+++ Recorded information

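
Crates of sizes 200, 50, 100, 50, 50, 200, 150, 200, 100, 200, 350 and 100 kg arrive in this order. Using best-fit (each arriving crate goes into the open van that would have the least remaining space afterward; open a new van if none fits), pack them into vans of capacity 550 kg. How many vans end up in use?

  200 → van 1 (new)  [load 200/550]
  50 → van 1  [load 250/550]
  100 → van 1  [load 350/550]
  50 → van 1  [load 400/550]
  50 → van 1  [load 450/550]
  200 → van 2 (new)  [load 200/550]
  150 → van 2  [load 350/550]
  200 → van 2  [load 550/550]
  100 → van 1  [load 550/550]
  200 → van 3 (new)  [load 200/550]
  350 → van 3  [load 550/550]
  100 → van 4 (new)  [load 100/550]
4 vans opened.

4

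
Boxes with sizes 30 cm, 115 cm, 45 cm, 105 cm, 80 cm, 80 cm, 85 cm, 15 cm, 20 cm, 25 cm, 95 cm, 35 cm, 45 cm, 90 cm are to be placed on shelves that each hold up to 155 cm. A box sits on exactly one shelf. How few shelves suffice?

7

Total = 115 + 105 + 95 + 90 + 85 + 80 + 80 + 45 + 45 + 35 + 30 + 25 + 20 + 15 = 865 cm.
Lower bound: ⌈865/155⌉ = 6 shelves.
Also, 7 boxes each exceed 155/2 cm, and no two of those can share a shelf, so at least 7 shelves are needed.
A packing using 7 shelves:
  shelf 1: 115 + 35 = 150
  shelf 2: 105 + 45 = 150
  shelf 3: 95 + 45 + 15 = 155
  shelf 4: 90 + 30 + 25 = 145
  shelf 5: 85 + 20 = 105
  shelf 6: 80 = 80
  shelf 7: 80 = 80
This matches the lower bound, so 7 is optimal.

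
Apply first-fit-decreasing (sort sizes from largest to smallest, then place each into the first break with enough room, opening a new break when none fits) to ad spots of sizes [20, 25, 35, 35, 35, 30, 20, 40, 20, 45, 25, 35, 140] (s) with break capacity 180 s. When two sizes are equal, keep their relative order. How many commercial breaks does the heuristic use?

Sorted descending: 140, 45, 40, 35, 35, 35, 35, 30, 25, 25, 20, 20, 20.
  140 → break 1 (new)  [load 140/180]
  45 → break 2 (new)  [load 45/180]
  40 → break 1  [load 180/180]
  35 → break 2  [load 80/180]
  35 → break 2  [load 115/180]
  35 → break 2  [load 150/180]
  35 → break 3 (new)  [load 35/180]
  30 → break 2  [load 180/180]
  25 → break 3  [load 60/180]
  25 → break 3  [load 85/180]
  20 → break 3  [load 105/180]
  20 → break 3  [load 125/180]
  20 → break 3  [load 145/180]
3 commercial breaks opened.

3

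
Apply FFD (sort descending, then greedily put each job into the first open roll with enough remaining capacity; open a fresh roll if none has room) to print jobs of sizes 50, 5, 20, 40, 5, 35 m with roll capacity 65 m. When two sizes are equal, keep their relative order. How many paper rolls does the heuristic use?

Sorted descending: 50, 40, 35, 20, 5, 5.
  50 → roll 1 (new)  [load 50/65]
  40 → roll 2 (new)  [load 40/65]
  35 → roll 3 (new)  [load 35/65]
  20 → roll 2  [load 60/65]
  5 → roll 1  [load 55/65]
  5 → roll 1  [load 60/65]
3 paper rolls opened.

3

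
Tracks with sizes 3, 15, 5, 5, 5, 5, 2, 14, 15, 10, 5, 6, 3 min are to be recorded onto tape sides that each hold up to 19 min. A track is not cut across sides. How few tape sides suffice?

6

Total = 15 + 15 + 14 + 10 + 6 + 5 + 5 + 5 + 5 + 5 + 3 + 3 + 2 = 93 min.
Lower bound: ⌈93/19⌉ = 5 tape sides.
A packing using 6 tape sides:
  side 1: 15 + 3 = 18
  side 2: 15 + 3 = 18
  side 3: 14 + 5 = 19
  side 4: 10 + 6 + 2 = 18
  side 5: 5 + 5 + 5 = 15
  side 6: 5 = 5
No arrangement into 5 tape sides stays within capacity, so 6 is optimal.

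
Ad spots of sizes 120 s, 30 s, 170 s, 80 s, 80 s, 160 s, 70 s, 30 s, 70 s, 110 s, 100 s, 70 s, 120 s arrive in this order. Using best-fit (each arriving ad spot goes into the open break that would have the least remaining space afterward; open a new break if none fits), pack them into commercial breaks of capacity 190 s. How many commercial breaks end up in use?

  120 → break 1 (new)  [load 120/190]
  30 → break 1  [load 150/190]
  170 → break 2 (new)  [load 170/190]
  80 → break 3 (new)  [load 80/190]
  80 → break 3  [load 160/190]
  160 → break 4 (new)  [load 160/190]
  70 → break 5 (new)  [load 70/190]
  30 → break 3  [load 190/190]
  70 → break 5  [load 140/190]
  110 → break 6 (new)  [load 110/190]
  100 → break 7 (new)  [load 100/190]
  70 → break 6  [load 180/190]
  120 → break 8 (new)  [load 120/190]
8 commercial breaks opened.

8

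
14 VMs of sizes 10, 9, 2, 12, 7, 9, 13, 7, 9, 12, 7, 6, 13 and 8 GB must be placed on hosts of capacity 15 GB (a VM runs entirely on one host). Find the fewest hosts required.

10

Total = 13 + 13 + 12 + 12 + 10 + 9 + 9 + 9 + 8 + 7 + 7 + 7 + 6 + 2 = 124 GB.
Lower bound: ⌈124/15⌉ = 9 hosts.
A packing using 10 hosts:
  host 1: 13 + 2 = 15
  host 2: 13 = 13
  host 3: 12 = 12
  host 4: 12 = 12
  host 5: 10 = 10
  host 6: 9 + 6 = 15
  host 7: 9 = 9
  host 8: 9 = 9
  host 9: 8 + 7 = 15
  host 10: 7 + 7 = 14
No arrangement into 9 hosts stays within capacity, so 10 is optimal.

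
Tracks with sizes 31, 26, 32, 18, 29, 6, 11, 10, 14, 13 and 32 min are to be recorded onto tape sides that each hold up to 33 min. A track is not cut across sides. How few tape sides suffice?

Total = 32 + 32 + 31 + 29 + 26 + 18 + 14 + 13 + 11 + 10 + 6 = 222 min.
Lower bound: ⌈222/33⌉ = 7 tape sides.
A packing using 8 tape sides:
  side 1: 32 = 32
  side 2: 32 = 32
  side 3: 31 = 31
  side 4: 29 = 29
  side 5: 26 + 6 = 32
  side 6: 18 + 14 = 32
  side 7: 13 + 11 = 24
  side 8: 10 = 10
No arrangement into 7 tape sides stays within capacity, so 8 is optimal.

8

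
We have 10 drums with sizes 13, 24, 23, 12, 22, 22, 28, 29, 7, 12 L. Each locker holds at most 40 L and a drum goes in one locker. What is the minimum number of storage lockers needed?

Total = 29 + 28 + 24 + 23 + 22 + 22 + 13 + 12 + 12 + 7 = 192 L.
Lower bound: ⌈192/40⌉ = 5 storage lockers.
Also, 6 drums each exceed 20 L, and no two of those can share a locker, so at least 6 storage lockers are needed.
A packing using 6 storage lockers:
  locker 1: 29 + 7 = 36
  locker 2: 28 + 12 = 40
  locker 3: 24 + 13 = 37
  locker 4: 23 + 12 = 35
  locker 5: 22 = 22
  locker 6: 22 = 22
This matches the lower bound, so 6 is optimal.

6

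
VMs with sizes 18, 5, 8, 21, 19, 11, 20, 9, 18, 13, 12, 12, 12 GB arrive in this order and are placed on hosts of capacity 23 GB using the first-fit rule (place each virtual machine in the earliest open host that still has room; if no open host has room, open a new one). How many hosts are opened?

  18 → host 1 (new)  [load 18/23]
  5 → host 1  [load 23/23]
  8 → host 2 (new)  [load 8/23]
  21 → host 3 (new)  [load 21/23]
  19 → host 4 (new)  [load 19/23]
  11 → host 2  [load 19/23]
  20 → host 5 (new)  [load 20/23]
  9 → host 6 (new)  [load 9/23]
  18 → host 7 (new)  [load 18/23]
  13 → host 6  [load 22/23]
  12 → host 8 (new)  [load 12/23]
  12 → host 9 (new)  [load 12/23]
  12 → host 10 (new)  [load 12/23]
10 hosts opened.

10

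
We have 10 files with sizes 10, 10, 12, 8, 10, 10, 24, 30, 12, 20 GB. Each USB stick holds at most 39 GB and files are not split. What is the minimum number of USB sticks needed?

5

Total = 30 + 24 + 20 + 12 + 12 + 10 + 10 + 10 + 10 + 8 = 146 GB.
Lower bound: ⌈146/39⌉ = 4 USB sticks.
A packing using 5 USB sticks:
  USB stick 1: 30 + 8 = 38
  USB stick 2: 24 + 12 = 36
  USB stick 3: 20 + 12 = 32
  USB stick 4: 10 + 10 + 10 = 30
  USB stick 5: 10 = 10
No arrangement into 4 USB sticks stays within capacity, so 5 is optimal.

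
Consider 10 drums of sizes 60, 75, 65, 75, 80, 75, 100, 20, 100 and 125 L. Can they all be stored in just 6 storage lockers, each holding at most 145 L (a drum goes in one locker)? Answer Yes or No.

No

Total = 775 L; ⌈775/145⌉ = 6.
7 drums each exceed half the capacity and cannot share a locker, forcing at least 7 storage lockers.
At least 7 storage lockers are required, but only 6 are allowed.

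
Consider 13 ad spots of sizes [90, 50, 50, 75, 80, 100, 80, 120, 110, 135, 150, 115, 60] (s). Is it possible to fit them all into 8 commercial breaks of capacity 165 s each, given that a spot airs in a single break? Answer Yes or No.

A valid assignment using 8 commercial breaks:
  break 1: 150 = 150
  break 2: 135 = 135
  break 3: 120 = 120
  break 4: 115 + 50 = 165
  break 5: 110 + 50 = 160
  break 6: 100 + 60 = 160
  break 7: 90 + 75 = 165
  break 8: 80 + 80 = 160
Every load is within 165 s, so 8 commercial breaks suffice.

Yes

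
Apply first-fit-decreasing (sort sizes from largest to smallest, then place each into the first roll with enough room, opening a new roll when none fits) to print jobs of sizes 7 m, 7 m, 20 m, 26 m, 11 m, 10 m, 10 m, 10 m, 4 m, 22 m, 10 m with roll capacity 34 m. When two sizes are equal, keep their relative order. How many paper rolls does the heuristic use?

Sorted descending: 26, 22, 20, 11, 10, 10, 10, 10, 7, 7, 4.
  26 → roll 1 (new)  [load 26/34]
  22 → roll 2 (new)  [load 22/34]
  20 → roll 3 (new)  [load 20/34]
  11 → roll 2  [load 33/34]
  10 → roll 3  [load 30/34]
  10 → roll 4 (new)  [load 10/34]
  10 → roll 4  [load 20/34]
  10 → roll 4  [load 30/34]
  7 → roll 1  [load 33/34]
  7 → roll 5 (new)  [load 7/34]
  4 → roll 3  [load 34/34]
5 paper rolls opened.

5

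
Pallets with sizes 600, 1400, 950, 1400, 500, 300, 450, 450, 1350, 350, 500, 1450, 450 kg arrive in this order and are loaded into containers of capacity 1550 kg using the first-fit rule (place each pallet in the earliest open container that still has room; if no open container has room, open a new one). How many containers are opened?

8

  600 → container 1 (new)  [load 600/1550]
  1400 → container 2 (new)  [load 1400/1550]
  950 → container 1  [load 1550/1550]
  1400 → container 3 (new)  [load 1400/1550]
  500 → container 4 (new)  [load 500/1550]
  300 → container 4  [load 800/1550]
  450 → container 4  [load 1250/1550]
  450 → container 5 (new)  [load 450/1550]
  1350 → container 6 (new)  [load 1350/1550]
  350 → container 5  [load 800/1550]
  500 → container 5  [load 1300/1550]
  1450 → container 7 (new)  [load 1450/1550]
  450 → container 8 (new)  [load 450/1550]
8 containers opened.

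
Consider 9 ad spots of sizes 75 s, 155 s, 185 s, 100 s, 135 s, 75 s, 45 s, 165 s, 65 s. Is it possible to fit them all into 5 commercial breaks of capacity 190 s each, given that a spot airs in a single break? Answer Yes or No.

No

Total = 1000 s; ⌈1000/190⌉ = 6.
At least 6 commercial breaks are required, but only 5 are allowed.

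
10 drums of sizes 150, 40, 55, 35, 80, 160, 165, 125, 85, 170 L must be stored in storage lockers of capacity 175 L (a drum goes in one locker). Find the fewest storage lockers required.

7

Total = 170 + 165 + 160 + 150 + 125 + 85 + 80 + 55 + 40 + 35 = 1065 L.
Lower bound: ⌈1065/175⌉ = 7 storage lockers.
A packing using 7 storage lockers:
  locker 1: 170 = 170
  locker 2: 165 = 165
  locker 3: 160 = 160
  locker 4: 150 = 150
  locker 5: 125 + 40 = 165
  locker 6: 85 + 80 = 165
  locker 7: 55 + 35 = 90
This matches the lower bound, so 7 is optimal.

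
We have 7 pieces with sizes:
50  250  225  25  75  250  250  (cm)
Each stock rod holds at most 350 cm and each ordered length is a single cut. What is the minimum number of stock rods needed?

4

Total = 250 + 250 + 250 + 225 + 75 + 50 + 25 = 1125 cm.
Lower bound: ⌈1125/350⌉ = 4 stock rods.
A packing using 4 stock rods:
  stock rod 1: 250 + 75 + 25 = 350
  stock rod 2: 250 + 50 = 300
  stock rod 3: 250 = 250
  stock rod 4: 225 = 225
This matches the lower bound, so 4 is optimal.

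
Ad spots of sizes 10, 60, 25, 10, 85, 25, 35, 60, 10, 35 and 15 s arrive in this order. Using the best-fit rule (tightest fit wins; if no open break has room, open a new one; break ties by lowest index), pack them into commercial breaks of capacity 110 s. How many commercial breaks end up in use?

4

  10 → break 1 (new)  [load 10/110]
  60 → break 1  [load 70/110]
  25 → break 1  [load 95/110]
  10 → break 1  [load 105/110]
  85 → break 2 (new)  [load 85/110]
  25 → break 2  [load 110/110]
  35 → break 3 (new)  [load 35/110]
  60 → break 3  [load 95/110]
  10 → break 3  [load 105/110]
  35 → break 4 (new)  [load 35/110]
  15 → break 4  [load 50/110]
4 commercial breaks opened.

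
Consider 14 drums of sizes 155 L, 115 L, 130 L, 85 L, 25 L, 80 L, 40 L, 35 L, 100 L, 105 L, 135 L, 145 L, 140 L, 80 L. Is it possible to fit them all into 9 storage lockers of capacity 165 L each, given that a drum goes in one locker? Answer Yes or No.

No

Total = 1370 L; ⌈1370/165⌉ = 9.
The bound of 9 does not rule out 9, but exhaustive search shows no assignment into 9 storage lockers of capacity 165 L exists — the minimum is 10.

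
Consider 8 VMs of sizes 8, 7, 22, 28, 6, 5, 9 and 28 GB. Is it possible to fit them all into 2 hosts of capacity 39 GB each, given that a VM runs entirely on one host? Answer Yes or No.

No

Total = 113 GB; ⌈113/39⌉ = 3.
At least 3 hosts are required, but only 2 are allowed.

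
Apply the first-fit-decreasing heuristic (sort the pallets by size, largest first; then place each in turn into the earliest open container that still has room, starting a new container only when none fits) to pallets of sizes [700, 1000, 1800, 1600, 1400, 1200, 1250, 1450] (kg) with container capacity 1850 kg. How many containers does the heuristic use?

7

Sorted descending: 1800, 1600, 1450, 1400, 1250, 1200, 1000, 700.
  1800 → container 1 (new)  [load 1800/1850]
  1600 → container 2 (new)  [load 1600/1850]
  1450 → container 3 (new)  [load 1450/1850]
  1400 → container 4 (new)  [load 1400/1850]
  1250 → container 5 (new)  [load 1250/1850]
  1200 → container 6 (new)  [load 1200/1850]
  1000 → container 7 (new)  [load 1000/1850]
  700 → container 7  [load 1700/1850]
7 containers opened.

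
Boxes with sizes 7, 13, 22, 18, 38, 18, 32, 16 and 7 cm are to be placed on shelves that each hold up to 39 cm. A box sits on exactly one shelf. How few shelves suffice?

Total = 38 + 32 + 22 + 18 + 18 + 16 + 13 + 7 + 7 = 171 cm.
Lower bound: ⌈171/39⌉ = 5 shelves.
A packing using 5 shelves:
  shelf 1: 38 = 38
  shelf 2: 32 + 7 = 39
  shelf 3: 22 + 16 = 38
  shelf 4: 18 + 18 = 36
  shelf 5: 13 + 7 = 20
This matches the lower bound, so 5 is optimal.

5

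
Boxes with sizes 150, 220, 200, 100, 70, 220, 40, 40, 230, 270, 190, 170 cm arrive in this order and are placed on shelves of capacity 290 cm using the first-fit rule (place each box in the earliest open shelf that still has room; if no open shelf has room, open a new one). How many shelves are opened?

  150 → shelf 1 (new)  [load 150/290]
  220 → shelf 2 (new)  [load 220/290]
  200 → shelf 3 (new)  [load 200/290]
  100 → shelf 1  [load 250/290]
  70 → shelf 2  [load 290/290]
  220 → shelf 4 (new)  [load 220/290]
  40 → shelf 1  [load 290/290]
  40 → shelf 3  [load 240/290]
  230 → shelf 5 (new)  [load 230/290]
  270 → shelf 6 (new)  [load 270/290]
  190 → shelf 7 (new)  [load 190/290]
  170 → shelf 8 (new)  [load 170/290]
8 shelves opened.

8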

++++++

## Your task
Each line from the one containing "shelves are opened?" to the last line of the material above should be reproduced word for word, with nothing added.

## Reply
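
Boxes with sizes 150, 220, 200, 100, 70, 220, 40, 40, 230, 270, 190, 170 cm arrive in this order and are placed on shelves of capacity 290 cm using the first-fit rule (place each box in the earliest open shelf that still has room; if no open shelf has room, open a new one). How many shelves are opened?

  150 → shelf 1 (new)  [load 150/290]
  220 → shelf 2 (new)  [load 220/290]
  200 → shelf 3 (new)  [load 200/290]
  100 → shelf 1  [load 250/290]
  70 → shelf 2  [load 290/290]
  220 → shelf 4 (new)  [load 220/290]
  40 → shelf 1  [load 290/290]
  40 → shelf 3  [load 240/290]
  230 → shelf 5 (new)  [load 230/290]
  270 → shelf 6 (new)  [load 270/290]
  190 → shelf 7 (new)  [load 190/290]
  170 → shelf 8 (new)  [load 170/290]
8 shelves opened.

8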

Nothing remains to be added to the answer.